### Description of the task
Without changing a single character, copy every record below.

### Collected data entries
Content starts

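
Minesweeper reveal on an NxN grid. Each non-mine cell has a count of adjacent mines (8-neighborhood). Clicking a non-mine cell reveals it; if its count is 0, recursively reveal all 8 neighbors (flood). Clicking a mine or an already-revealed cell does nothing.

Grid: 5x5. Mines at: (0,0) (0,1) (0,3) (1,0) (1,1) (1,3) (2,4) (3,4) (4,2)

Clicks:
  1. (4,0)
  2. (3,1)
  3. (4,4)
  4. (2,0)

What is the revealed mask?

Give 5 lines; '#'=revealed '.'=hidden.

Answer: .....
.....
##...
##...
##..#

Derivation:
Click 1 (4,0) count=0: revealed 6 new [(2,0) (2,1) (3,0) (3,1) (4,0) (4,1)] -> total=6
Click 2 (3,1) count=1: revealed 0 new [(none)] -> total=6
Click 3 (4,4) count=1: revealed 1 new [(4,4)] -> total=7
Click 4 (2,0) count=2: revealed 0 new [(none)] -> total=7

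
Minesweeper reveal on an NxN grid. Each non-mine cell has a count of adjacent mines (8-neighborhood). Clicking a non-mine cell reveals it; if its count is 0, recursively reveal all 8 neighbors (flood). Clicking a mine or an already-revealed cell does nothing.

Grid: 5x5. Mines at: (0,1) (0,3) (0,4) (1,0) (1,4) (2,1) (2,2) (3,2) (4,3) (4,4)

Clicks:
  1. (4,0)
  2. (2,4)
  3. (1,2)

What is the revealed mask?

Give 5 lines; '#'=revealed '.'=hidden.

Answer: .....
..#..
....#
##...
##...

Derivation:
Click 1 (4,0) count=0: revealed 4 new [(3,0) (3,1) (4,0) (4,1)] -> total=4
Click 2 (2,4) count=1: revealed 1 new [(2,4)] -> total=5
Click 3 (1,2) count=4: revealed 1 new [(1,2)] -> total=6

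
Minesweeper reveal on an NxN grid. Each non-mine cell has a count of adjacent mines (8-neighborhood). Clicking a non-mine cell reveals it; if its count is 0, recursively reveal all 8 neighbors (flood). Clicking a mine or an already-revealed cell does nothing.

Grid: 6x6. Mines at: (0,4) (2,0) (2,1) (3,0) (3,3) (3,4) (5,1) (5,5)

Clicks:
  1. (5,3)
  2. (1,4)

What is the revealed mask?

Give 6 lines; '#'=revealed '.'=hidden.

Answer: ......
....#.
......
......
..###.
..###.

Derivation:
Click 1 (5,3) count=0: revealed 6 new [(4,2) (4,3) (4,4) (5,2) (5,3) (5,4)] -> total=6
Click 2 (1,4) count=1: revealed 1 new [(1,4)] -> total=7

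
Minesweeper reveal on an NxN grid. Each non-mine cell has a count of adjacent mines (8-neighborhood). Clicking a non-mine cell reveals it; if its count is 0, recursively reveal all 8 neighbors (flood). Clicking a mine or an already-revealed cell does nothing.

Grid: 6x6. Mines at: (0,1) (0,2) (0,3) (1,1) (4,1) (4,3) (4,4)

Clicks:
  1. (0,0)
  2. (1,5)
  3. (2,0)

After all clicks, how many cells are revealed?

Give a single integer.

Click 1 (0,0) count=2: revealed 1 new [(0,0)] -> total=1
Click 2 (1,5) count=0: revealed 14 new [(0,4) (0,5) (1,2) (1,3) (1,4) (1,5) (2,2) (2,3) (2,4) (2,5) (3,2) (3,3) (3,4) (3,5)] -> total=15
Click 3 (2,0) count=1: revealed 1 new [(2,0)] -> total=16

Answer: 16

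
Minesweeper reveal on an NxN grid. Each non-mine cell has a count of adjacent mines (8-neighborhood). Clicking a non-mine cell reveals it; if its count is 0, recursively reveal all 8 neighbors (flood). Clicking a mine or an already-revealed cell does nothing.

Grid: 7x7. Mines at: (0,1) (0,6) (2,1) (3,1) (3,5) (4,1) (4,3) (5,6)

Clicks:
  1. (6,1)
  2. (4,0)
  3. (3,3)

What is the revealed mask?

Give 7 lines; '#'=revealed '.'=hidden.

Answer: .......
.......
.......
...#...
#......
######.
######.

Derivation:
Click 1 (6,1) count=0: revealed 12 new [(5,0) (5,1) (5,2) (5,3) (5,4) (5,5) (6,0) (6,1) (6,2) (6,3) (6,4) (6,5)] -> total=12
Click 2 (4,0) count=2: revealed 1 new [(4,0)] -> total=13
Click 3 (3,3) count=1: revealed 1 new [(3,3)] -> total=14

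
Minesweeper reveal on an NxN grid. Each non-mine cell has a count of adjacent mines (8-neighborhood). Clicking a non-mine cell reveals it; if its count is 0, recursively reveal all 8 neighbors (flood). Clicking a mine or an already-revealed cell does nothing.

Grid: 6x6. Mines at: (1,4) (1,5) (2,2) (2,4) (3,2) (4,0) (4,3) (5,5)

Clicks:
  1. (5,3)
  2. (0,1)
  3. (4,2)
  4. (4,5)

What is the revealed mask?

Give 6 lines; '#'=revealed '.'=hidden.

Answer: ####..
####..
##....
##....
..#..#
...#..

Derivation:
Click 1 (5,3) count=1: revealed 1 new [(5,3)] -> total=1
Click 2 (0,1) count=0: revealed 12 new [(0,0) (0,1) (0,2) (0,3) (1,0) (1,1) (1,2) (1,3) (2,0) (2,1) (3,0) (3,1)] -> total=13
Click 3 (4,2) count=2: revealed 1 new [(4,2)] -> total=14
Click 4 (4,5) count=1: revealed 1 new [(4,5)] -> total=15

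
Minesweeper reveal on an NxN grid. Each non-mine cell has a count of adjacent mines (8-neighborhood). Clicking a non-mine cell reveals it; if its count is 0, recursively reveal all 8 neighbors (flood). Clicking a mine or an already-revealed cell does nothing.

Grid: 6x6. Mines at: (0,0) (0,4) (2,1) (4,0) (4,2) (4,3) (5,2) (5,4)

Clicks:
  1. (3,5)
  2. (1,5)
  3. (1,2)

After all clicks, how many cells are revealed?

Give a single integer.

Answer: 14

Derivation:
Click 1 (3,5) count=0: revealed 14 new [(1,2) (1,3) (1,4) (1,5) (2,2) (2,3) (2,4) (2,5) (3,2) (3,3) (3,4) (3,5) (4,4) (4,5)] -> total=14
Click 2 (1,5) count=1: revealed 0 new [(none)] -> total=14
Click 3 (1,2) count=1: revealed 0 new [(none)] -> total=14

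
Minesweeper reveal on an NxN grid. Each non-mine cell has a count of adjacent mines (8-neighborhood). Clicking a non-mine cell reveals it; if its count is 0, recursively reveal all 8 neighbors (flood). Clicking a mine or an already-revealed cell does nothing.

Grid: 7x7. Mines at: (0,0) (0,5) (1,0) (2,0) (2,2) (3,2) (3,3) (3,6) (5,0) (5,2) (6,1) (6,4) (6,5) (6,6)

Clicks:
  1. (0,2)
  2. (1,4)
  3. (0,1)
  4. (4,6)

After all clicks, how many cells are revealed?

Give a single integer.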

Content ends

### Problem solution
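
Minesweeper reveal on an NxN grid. Each non-mine cell has a count of adjacent mines (8-neighborhood). Clicking a non-mine cell reveals it; if its count is 0, recursively reveal all 8 neighbors (flood). Clicking a mine or an already-revealed cell does nothing.

Grid: 5x5. Mines at: (0,0) (0,1) (0,3) (1,0) (1,1) (1,3) (2,4) (3,4) (4,2)

Clicks:
  1. (4,0)
  2. (3,1)
  3. (4,4)
  4. (2,0)

What is the revealed mask?

Give 5 lines; '#'=revealed '.'=hidden.

Answer: .....
.....
##...
##...
##..#

Derivation:
Click 1 (4,0) count=0: revealed 6 new [(2,0) (2,1) (3,0) (3,1) (4,0) (4,1)] -> total=6
Click 2 (3,1) count=1: revealed 0 new [(none)] -> total=6
Click 3 (4,4) count=1: revealed 1 new [(4,4)] -> total=7
Click 4 (2,0) count=2: revealed 0 new [(none)] -> total=7

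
Minesweeper reveal on an NxN grid. Each non-mine cell has a count of adjacent mines (8-neighborhood). Clicking a non-mine cell reveals it; if its count is 0, recursively reveal all 8 neighbors (flood). Clicking a mine or an already-revealed cell does nothing.

Grid: 5x5. Mines at: (0,1) (0,3) (0,4) (1,0) (1,4) (2,1) (2,2) (3,2) (4,3) (4,4)

Clicks:
  1. (4,0)
  2. (2,4)
  3. (1,2)

What is the revealed mask?

Give 5 lines; '#'=revealed '.'=hidden.

Answer: .....
..#..
....#
##...
##...

Derivation:
Click 1 (4,0) count=0: revealed 4 new [(3,0) (3,1) (4,0) (4,1)] -> total=4
Click 2 (2,4) count=1: revealed 1 new [(2,4)] -> total=5
Click 3 (1,2) count=4: revealed 1 new [(1,2)] -> total=6

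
Minesweeper reveal on an NxN grid. Each non-mine cell has a count of adjacent mines (8-neighborhood). Clicking a non-mine cell reveals it; if its count is 0, recursively reveal all 8 neighbors (flood). Clicking a mine or an already-revealed cell does nothing.

Grid: 6x6. Mines at: (0,4) (2,0) (2,1) (3,0) (3,3) (3,4) (5,1) (5,5)

Clicks:
  1. (5,3)
  2. (1,4)

What is the revealed mask?

Give 6 lines; '#'=revealed '.'=hidden.

Answer: ......
....#.
......
......
..###.
..###.

Derivation:
Click 1 (5,3) count=0: revealed 6 new [(4,2) (4,3) (4,4) (5,2) (5,3) (5,4)] -> total=6
Click 2 (1,4) count=1: revealed 1 new [(1,4)] -> total=7

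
Minesweeper reveal on an NxN grid. Each non-mine cell has a count of adjacent mines (8-neighborhood). Clicking a non-mine cell reveals it; if its count is 0, recursively reveal all 8 neighbors (flood). Clicking a mine or an already-revealed cell does nothing.

Grid: 6x6. Mines at: (0,1) (0,2) (0,3) (1,1) (4,1) (4,3) (4,4)

Clicks:
  1. (0,0)
  2. (1,5)
  3. (2,0)

After all clicks, how many cells are revealed?

Give a single integer.

Click 1 (0,0) count=2: revealed 1 new [(0,0)] -> total=1
Click 2 (1,5) count=0: revealed 14 new [(0,4) (0,5) (1,2) (1,3) (1,4) (1,5) (2,2) (2,3) (2,4) (2,5) (3,2) (3,3) (3,4) (3,5)] -> total=15
Click 3 (2,0) count=1: revealed 1 new [(2,0)] -> total=16

Answer: 16

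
Minesweeper reveal on an NxN grid. Each non-mine cell has a count of adjacent mines (8-neighborhood). Clicking a non-mine cell reveals it; if its count is 0, recursively reveal all 8 neighbors (flood). Clicking a mine or an already-revealed cell does nothing.

Grid: 7x7. Mines at: (0,1) (0,6) (2,1) (3,1) (3,5) (4,1) (4,3) (5,6)

Clicks:
  1. (6,1)
  2. (4,0)
  3. (3,3)

What is the revealed mask?

Give 7 lines; '#'=revealed '.'=hidden.

Answer: .......
.......
.......
...#...
#......
######.
######.

Derivation:
Click 1 (6,1) count=0: revealed 12 new [(5,0) (5,1) (5,2) (5,3) (5,4) (5,5) (6,0) (6,1) (6,2) (6,3) (6,4) (6,5)] -> total=12
Click 2 (4,0) count=2: revealed 1 new [(4,0)] -> total=13
Click 3 (3,3) count=1: revealed 1 new [(3,3)] -> total=14

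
Minesweeper reveal on an NxN grid. Each non-mine cell has a count of adjacent mines (8-neighborhood). Clicking a non-mine cell reveals it; if its count is 0, recursively reveal all 8 neighbors (flood). Clicking a mine or an already-revealed cell does nothing.

Grid: 6x6. Mines at: (1,4) (1,5) (2,2) (2,4) (3,2) (4,0) (4,3) (5,5)

Clicks:
  1. (5,3)
  2. (0,1)
  3. (4,2)
  4. (4,5)

What is the revealed mask?

Give 6 lines; '#'=revealed '.'=hidden.

Answer: ####..
####..
##....
##....
..#..#
...#..

Derivation:
Click 1 (5,3) count=1: revealed 1 new [(5,3)] -> total=1
Click 2 (0,1) count=0: revealed 12 new [(0,0) (0,1) (0,2) (0,3) (1,0) (1,1) (1,2) (1,3) (2,0) (2,1) (3,0) (3,1)] -> total=13
Click 3 (4,2) count=2: revealed 1 new [(4,2)] -> total=14
Click 4 (4,5) count=1: revealed 1 new [(4,5)] -> total=15

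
Minesweeper reveal on an NxN grid. Each non-mine cell has a count of adjacent mines (8-neighborhood). Clicking a non-mine cell reveals it; if its count is 0, recursively reveal all 8 neighbors (flood). Clicking a mine or an already-revealed cell does nothing.

Grid: 6x6. Mines at: (0,0) (0,4) (2,1) (4,0) (4,2) (4,3) (5,2) (5,4)

Clicks:
  1. (3,5)
  2. (1,5)
  3. (1,2)

After all clicks, how many cells are revealed?

Give a single integer.

Answer: 14

Derivation:
Click 1 (3,5) count=0: revealed 14 new [(1,2) (1,3) (1,4) (1,5) (2,2) (2,3) (2,4) (2,5) (3,2) (3,3) (3,4) (3,5) (4,4) (4,5)] -> total=14
Click 2 (1,5) count=1: revealed 0 new [(none)] -> total=14
Click 3 (1,2) count=1: revealed 0 new [(none)] -> total=14

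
Minesweeper reveal on an NxN grid. Each non-mine cell has a count of adjacent mines (8-neighborhood). Clicking a non-mine cell reveals it; if its count is 0, recursively reveal all 8 neighbors (flood). Clicking a mine or an already-revealed cell does nothing.

Grid: 7x7. Mines at: (0,0) (0,5) (1,0) (2,0) (2,2) (3,2) (3,3) (3,6) (5,0) (5,2) (6,1) (6,4) (6,5) (6,6)

Clicks:
  1. (0,2)
  2. (1,4)
  3. (0,1)
  4. (4,6)

After all clicks, how many cells are revealed?

Give a single integer.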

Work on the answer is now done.